[Stored data entries]
>>>>

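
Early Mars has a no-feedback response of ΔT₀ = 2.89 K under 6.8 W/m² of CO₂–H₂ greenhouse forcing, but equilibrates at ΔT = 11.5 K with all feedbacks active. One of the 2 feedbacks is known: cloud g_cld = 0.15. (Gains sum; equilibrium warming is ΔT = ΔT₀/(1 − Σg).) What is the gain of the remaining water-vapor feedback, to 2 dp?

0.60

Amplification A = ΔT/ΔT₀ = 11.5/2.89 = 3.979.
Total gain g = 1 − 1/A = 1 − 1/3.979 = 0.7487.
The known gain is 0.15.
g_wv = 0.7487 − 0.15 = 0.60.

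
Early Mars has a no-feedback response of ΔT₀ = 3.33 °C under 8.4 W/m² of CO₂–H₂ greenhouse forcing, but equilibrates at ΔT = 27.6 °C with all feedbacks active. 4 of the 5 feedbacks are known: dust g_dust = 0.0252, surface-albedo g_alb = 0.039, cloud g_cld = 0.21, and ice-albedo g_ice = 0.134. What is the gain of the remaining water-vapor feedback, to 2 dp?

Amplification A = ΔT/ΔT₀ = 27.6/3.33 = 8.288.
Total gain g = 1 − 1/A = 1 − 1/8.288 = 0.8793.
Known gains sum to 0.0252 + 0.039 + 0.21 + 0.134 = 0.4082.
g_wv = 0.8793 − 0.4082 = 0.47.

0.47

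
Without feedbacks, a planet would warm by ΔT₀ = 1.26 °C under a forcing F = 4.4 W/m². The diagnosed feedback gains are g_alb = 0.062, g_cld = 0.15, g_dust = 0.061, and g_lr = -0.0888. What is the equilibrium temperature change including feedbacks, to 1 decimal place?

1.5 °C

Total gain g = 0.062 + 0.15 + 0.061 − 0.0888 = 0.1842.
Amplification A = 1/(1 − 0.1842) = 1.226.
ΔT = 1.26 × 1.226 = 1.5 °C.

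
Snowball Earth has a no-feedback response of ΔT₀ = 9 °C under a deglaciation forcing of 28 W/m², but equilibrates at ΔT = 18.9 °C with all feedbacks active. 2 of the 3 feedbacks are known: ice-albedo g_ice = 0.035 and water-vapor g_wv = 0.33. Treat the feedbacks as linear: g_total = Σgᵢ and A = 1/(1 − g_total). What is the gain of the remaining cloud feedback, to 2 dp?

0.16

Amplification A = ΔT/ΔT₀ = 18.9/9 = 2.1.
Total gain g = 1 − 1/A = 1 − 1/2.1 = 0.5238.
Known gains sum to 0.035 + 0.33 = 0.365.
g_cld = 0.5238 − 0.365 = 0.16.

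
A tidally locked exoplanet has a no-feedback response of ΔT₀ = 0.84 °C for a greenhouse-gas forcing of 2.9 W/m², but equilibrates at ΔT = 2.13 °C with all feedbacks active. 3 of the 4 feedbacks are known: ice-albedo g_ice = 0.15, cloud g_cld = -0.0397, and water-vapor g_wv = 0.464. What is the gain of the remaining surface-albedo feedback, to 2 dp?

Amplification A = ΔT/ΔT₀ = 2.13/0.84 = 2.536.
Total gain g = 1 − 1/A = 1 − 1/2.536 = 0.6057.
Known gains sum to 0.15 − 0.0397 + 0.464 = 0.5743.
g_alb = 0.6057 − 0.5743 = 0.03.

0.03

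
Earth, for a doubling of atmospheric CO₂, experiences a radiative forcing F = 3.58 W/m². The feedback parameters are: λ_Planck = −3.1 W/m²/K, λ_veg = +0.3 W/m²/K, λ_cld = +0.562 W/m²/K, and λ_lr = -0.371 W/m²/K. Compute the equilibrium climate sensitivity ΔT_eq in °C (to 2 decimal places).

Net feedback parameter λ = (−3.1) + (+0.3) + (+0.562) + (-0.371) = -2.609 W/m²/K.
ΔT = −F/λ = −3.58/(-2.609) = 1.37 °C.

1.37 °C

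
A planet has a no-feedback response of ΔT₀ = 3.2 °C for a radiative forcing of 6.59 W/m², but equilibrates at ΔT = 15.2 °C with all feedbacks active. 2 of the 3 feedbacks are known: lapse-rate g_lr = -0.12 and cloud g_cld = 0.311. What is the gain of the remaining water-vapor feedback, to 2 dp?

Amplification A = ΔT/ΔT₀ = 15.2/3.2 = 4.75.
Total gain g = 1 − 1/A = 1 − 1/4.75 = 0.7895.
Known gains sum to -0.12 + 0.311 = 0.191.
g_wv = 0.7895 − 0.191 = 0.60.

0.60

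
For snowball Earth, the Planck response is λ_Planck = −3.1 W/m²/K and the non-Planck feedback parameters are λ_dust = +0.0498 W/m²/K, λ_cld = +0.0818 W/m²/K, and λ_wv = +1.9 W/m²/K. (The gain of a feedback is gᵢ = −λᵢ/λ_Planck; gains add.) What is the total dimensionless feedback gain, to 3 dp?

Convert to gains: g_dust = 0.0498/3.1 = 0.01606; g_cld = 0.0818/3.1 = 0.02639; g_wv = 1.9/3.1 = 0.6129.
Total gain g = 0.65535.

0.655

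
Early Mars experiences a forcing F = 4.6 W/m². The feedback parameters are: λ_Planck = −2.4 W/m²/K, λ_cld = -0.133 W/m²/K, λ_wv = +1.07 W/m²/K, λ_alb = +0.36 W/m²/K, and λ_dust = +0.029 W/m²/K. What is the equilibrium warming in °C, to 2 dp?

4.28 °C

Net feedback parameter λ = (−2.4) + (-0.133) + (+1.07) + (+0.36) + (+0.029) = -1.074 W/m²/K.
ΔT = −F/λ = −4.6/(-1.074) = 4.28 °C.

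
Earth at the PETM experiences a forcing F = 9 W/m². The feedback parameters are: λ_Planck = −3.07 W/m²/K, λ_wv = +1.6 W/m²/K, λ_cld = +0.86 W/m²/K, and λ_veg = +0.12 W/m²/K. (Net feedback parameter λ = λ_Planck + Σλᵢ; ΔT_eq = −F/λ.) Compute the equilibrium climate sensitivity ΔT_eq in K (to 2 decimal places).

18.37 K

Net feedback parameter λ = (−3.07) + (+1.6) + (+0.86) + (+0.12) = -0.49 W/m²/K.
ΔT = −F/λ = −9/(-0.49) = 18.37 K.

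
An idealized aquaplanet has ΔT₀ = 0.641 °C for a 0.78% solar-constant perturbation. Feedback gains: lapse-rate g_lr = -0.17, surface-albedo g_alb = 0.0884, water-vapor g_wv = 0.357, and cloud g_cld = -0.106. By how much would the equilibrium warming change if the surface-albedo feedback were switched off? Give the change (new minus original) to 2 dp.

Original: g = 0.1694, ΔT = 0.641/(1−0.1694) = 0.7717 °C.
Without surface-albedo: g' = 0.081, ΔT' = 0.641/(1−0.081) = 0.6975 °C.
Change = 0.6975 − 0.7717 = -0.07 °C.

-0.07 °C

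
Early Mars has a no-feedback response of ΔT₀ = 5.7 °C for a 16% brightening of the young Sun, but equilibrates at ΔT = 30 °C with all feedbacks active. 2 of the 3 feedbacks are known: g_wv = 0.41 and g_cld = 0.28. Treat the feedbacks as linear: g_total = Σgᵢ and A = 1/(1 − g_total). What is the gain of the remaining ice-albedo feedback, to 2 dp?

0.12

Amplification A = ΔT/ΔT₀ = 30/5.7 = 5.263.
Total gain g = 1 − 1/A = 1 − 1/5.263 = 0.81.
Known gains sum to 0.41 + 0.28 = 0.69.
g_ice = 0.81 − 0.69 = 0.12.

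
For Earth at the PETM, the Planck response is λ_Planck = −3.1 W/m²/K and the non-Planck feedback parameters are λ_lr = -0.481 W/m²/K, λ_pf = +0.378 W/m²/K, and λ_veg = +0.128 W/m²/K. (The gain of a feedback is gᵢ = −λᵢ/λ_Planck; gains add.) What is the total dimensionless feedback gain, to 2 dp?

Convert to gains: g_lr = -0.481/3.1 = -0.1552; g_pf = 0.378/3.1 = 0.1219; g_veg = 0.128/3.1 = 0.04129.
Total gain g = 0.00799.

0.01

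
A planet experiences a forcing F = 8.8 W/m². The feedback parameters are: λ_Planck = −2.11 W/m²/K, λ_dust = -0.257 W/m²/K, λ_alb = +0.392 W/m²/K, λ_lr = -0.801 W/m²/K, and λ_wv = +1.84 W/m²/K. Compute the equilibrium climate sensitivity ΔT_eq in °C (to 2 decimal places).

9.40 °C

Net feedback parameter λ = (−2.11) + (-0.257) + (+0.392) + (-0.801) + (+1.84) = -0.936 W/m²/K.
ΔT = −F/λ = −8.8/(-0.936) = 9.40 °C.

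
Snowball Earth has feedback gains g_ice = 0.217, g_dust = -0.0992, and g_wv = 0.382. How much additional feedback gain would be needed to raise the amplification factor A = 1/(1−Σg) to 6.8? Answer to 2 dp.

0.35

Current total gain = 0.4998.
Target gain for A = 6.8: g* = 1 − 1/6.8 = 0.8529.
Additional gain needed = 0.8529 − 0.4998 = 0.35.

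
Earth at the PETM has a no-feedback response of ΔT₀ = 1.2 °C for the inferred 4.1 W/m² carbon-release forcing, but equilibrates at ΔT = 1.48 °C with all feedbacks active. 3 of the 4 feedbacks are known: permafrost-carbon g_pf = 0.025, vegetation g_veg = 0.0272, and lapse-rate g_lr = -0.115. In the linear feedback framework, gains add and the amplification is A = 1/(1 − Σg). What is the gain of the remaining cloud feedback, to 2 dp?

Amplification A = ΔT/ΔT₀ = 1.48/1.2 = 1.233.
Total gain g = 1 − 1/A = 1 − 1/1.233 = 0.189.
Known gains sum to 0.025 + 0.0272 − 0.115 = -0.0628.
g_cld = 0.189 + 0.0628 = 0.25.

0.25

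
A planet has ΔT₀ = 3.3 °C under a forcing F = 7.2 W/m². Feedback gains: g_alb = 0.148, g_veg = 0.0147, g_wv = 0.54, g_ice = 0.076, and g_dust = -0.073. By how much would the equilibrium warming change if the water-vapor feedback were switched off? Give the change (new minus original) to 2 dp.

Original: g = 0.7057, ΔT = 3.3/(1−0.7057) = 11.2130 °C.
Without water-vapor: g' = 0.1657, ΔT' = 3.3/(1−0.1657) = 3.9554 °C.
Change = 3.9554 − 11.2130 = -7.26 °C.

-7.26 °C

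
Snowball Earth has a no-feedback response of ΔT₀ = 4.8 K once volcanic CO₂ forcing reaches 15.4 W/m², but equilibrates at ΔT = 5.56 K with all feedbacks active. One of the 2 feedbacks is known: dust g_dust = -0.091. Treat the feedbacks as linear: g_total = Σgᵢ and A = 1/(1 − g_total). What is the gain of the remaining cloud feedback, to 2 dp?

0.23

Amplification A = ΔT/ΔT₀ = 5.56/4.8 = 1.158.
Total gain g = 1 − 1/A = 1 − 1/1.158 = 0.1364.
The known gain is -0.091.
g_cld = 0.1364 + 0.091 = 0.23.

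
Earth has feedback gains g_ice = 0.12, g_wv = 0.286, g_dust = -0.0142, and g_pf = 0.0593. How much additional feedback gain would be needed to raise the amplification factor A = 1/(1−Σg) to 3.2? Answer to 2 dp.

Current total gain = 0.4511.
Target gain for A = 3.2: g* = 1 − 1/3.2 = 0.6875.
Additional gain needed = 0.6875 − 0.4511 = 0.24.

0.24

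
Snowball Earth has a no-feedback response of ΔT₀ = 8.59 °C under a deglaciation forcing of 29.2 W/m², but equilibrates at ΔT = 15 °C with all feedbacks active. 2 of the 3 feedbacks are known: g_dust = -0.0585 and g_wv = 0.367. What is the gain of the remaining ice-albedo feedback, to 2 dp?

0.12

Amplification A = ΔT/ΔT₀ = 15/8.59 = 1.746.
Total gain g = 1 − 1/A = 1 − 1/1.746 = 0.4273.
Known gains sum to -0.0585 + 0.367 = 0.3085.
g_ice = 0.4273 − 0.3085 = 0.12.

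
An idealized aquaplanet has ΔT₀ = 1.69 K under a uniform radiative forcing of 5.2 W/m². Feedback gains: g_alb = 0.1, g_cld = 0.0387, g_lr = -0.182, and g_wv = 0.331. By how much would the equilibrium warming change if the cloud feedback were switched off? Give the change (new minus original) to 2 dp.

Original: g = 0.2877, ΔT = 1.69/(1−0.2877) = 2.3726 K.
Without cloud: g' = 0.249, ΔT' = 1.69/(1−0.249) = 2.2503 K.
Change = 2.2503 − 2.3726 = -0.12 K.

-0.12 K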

<<<<

> **WHAT TO DO**
Print exactly the lines between the line with "Snowball Earth has a no-feedback response of ΔT₀ = 8.59" and the final line of the records above, both included.

> **SOLUTION FOR THIS TASK**
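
Snowball Earth has a no-feedback response of ΔT₀ = 8.59 °C under a deglaciation forcing of 29.2 W/m², but equilibrates at ΔT = 15 °C with all feedbacks active. 2 of the 3 feedbacks are known: g_dust = -0.0585 and g_wv = 0.367. What is the gain of the remaining ice-albedo feedback, to 2 dp?

0.12

Amplification A = ΔT/ΔT₀ = 15/8.59 = 1.746.
Total gain g = 1 − 1/A = 1 − 1/1.746 = 0.4273.
Known gains sum to -0.0585 + 0.367 = 0.3085.
g_ice = 0.4273 − 0.3085 = 0.12.

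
An idealized aquaplanet has ΔT₀ = 1.69 K under a uniform radiative forcing of 5.2 W/m². Feedback gains: g_alb = 0.1, g_cld = 0.0387, g_lr = -0.182, and g_wv = 0.331. By how much would the equilibrium warming change if the cloud feedback were switched off? Give the change (new minus original) to 2 dp.

Original: g = 0.2877, ΔT = 1.69/(1−0.2877) = 2.3726 K.
Without cloud: g' = 0.249, ΔT' = 1.69/(1−0.249) = 2.2503 K.
Change = 2.2503 − 2.3726 = -0.12 K.

-0.12 K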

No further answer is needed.